Work item:
Among the records below, one line contains "What is F(307) mod 608?"; copy that line and all that follow it, exactly as written.

Given data:

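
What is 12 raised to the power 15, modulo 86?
2

Repeated squaring. Binary of 15 = 1111.
12^1 ≡ 12 (mod 86); 12^2 ≡ 58 (mod 86); 12^4 ≡ 10 (mod 86); 12^8 ≡ 14 (mod 86)
12^15 = 12^1 × 12^2 × 12^4 × 12^8 ≡ 2 (mod 86)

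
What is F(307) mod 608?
533

Matrix identity: Q^n = [[F_(n+1), F_n], [F_n, F_(n-1)]] with Q = [[1,1],[1,0]].
n = 307 = 100110011₂. Square-and-multiply, entries mod 608:
Q^1 = [[1,1],[1,0]]
Q^2 = (Q^1)² = [[2,1],[1,1]]
Q^4 = (Q^2)² = [[5,3],[3,2]]
Q^9 = (Q^4)²·Q = [[55,34],[34,21]]
Q^19 = (Q^9)²·Q = [[77,533],[533,152]]
Q^38 = (Q^19)² = [[2,457],[457,153]]
Q^76 = (Q^38)² = [[309,307],[307,2]]
Q^153 = (Q^76)²·Q = [[55,34],[34,21]]
Q^307 = (Q^153)²·Q = [[77,533],[533,152]]
F_307 mod 608 = Q^307[0][1] = 533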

Exercise result:
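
What is F(307) mod 608?
533

Matrix identity: Q^n = [[F_(n+1), F_n], [F_n, F_(n-1)]] with Q = [[1,1],[1,0]].
n = 307 = 100110011₂. Square-and-multiply, entries mod 608:
Q^1 = [[1,1],[1,0]]
Q^2 = (Q^1)² = [[2,1],[1,1]]
Q^4 = (Q^2)² = [[5,3],[3,2]]
Q^9 = (Q^4)²·Q = [[55,34],[34,21]]
Q^19 = (Q^9)²·Q = [[77,533],[533,152]]
Q^38 = (Q^19)² = [[2,457],[457,153]]
Q^76 = (Q^38)² = [[309,307],[307,2]]
Q^153 = (Q^76)²·Q = [[55,34],[34,21]]
Q^307 = (Q^153)²·Q = [[77,533],[533,152]]
F_307 mod 608 = Q^307[0][1] = 533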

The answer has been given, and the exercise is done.